**WHAT THE EXERCISE ASKS:**
After finding the line that includes "Establish the result" in the records below, transcribe it and each line after it through the last, exactly, and add nothing.

**RECORD EXTRACTS:**
^^^^
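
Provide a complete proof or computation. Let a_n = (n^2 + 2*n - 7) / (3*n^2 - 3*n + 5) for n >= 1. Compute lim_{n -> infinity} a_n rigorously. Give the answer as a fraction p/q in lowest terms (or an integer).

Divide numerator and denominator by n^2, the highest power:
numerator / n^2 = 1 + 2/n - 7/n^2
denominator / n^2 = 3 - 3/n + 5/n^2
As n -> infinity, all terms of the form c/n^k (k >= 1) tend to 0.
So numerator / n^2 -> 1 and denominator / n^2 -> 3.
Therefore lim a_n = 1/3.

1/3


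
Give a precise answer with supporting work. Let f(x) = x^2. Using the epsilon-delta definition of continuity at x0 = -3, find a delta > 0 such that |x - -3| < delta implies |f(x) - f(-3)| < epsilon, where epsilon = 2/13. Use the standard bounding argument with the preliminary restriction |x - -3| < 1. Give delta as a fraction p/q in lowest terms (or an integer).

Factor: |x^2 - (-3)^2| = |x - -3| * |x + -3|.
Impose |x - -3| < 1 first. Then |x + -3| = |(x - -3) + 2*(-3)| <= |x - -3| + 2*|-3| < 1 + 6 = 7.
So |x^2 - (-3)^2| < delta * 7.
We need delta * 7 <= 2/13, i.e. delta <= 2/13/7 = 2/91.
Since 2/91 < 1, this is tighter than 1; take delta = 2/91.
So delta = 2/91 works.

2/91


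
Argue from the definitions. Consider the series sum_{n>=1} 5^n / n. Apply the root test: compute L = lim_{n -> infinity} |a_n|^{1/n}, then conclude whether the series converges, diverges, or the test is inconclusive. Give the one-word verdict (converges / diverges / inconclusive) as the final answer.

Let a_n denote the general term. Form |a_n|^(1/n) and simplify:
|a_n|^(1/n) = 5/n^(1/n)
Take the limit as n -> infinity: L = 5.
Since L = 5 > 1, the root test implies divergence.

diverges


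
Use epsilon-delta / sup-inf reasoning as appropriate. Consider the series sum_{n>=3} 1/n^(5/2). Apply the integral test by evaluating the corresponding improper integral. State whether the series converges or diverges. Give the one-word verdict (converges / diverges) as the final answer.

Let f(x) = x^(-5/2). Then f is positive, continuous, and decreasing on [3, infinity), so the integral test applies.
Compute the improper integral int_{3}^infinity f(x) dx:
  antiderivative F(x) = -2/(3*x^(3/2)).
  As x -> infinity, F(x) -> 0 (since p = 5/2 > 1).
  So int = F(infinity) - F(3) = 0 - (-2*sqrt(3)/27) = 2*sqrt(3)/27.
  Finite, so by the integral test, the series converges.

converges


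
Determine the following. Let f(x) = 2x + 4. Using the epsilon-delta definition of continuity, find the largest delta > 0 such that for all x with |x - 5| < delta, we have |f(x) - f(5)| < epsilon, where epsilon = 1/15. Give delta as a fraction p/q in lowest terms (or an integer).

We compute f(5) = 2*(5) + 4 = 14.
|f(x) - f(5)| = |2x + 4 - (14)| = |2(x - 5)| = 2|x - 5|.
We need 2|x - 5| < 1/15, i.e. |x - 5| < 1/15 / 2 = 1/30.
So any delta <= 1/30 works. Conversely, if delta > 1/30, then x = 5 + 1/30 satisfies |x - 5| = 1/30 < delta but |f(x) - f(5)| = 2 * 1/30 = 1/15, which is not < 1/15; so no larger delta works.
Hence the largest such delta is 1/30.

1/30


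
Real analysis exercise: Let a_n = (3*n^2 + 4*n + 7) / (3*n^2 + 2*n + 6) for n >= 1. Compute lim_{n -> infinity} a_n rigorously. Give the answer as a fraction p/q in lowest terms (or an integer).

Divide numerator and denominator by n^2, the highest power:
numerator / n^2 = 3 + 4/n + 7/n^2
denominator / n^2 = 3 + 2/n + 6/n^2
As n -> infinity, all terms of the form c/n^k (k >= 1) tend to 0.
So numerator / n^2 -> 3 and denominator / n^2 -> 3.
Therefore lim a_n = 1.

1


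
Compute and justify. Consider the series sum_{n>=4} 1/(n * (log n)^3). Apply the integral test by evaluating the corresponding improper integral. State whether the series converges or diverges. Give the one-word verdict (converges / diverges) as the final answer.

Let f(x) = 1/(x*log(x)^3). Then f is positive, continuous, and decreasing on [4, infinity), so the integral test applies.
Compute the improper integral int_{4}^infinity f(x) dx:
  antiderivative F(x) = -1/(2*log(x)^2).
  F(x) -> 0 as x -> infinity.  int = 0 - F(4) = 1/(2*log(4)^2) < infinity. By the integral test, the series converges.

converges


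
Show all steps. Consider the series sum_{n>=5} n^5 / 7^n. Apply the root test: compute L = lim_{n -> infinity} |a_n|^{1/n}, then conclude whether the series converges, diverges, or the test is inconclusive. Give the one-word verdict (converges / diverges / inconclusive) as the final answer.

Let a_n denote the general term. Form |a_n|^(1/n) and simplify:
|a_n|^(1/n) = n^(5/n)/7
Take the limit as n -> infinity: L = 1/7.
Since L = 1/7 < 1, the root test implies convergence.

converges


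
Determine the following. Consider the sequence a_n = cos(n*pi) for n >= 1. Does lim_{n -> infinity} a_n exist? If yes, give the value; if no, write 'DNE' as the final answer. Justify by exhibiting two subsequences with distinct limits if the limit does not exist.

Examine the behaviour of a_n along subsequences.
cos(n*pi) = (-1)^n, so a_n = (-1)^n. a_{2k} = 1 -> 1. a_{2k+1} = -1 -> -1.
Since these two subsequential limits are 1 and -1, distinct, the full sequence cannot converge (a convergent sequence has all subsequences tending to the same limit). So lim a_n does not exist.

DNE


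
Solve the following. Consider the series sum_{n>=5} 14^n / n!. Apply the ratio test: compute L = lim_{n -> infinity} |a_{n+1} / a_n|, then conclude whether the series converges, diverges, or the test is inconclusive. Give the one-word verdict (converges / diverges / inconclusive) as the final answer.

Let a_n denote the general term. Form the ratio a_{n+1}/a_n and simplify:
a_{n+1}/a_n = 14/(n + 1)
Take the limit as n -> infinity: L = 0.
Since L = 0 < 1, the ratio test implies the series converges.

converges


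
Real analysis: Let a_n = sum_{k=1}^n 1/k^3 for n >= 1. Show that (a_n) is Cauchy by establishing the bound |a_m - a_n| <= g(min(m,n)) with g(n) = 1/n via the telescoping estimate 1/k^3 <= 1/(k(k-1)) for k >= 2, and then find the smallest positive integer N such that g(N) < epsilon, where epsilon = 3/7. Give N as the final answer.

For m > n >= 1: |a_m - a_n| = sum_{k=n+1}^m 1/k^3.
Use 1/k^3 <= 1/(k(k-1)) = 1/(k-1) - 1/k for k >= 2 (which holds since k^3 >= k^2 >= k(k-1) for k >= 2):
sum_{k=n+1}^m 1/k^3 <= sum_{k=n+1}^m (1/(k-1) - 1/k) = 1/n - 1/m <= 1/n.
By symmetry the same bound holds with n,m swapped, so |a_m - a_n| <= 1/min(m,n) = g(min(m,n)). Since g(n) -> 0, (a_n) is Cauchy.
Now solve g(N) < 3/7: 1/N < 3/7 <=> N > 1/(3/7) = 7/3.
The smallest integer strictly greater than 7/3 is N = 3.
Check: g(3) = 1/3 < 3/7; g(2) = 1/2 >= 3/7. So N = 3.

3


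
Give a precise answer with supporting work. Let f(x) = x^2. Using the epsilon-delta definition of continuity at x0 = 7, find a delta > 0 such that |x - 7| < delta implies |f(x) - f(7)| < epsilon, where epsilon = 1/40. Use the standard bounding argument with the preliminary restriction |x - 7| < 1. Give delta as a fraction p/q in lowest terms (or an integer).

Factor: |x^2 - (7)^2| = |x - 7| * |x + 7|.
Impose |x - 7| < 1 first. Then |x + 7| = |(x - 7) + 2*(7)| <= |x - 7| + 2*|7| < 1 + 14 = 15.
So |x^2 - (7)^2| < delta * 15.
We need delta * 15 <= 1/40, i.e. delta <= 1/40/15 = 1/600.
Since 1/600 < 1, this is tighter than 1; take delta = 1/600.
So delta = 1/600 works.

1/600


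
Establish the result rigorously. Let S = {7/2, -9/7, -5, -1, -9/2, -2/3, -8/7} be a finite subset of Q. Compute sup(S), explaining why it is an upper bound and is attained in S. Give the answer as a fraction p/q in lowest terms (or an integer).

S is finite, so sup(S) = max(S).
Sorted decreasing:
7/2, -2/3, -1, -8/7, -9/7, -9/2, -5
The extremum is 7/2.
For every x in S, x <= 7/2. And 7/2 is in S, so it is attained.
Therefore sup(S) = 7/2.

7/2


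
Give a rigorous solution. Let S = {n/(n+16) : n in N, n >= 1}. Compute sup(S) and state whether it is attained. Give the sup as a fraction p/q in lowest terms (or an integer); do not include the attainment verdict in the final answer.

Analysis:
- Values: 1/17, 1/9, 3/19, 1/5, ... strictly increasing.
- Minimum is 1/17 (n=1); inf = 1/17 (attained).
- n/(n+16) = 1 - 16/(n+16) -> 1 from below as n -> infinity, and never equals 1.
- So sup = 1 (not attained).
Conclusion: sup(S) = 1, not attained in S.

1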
^^^^
**REPLY:**
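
Establish the result rigorously. Let S = {7/2, -9/7, -5, -1, -9/2, -2/3, -8/7} be a finite subset of Q. Compute sup(S), explaining why it is an upper bound and is attained in S. Give the answer as a fraction p/q in lowest terms (or an integer).

S is finite, so sup(S) = max(S).
Sorted decreasing:
7/2, -2/3, -1, -8/7, -9/7, -9/2, -5
The extremum is 7/2.
For every x in S, x <= 7/2. And 7/2 is in S, so it is attained.
Therefore sup(S) = 7/2.

7/2


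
Give a rigorous solution. Let S = {n/(n+16) : n in N, n >= 1}. Compute sup(S) and state whether it is attained. Give the sup as a fraction p/q in lowest terms (or an integer); do not include the attainment verdict in the final answer.

Analysis:
- Values: 1/17, 1/9, 3/19, 1/5, ... strictly increasing.
- Minimum is 1/17 (n=1); inf = 1/17 (attained).
- n/(n+16) = 1 - 16/(n+16) -> 1 from below as n -> infinity, and never equals 1.
- So sup = 1 (not attained).
Conclusion: sup(S) = 1, not attained in S.

1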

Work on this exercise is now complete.